■ **Exercise**
What you should copy is the line containing "Following waypoints at" and all lines after it in the entries below, exactly and without anything added.

** Dataset follows **

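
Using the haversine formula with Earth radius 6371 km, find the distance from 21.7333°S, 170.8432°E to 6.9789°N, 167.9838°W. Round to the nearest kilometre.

3940 km

Δλ = -167.9838 − 170.8432 = -338.8270°; wrapped into (−180°, 180°]: 21.1730°.
Δφ = 6.9789 − -21.7333 = 28.7122°.
a = sin²(Δφ/2) + cos φ₁ · cos φ₂ · sin²(Δλ/2) = 0.092599.
c = 2·atan2(√a, √(1−a)) = 0.61841 rad → d = 6371·c ≈ 3939.89 km.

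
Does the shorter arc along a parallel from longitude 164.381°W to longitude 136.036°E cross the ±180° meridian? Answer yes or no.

Naïve |136.036 − -164.381| = 300.417° > 180°, so the shorter arc goes the other way round — across 180°.
Signed shortest Δλ = ((136.036 − -164.381 + 180) mod 360) − 180 = -59.583°.
Going west by 59.583° from -164.381° passes through 180° before reaching +136.036°.

Yes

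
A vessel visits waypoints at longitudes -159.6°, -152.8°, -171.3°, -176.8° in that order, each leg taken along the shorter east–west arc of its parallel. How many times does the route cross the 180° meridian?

0

Leg 1: -159.6° → -152.8°, shortest Δλ = 6.8° (east) — does not cross 180°.
Leg 2: -152.8° → -171.3°, shortest Δλ = -18.5° (west) — does not cross 180°.
Leg 3: -171.3° → -176.8°, shortest Δλ = -5.5° (west) — does not cross 180°.
Total crossings: 0.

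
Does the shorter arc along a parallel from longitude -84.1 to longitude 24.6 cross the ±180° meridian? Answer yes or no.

No

Signed shortest Δλ = ((24.6 − -84.1 + 180) mod 360) − 180 = 108.7°.
Going east by 108.7° from -84.1° reaches +24.6° without touching 180°.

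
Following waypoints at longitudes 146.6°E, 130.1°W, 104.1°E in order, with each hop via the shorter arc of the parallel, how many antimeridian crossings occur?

2

Leg 1: +146.6° → -130.1°, shortest Δλ = 83.3° (east) — crosses 180°.
Leg 2: -130.1° → +104.1°, shortest Δλ = -125.8° (west) — crosses 180°.
Total crossings: 2.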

** End of Dataset **

■ **Worked solution**
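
Following waypoints at longitudes 146.6°E, 130.1°W, 104.1°E in order, with each hop via the shorter arc of the parallel, how many antimeridian crossings occur?

2

Leg 1: +146.6° → -130.1°, shortest Δλ = 83.3° (east) — crosses 180°.
Leg 2: -130.1° → +104.1°, shortest Δλ = -125.8° (west) — crosses 180°.
Total crossings: 2.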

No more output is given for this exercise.